Data for this exercise:
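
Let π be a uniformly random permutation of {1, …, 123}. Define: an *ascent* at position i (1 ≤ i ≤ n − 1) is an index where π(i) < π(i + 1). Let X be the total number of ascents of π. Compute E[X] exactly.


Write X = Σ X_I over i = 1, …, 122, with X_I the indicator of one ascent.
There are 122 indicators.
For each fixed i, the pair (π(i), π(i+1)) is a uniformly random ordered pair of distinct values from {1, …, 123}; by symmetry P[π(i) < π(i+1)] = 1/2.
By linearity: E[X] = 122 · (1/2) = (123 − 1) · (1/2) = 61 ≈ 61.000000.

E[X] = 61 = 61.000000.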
...
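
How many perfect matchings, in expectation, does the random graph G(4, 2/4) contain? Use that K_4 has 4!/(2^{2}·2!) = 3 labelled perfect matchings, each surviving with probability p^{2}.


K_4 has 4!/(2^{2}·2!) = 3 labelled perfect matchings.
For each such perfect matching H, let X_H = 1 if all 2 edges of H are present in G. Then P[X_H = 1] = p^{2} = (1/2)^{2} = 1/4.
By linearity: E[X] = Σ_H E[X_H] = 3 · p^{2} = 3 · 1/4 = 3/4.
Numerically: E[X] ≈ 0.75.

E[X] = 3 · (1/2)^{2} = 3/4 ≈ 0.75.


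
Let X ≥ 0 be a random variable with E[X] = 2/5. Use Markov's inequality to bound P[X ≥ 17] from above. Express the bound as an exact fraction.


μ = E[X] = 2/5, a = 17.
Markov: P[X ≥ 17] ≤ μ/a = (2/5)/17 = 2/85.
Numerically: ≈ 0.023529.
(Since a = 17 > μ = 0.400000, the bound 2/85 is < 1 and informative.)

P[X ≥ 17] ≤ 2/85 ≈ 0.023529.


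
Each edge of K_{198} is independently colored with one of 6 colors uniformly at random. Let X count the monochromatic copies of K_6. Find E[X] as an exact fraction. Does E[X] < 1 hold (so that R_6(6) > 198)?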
* * *
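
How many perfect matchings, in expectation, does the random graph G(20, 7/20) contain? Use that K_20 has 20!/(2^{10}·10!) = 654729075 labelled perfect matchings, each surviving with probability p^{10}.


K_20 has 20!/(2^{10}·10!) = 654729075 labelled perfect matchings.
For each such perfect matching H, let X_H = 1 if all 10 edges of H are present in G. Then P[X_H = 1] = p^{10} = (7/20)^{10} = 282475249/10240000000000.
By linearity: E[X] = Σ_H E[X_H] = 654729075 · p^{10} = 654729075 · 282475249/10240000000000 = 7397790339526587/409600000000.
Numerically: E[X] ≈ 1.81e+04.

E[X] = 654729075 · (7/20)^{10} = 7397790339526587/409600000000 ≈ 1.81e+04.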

Task to complete:
Please output the lines of the listing above that fall in the stretch from the one with "graph G(4, 2/4)" through the one with "Each edge of", exactly and only those.

Task result:
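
How many perfect matchings, in expectation, does the random graph G(4, 2/4) contain? Use that K_4 has 4!/(2^{2}·2!) = 3 labelled perfect matchings, each surviving with probability p^{2}.


K_4 has 4!/(2^{2}·2!) = 3 labelled perfect matchings.
For each such perfect matching H, let X_H = 1 if all 2 edges of H are present in G. Then P[X_H = 1] = p^{2} = (1/2)^{2} = 1/4.
By linearity: E[X] = Σ_H E[X_H] = 3 · p^{2} = 3 · 1/4 = 3/4.
Numerically: E[X] ≈ 0.75.

E[X] = 3 · (1/2)^{2} = 3/4 ≈ 0.75.


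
Let X ≥ 0 be a random variable with E[X] = 2/5. Use Markov's inequality to bound P[X ≥ 17] from above. Express the bound as an exact fraction.


μ = E[X] = 2/5, a = 17.
Markov: P[X ≥ 17] ≤ μ/a = (2/5)/17 = 2/85.
Numerically: ≈ 0.023529.
(Since a = 17 > μ = 0.400000, the bound 2/85 is < 1 and informative.)

P[X ≥ 17] ≤ 2/85 ≈ 0.023529.


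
Each edge of K_{198} is independently colored with one of 6 colors uniformly at random. Let X count the monochromatic copies of K_6. Find E[X] as an exact fraction. Does E[X] < 1 hold (so that R_6(6) > 198)?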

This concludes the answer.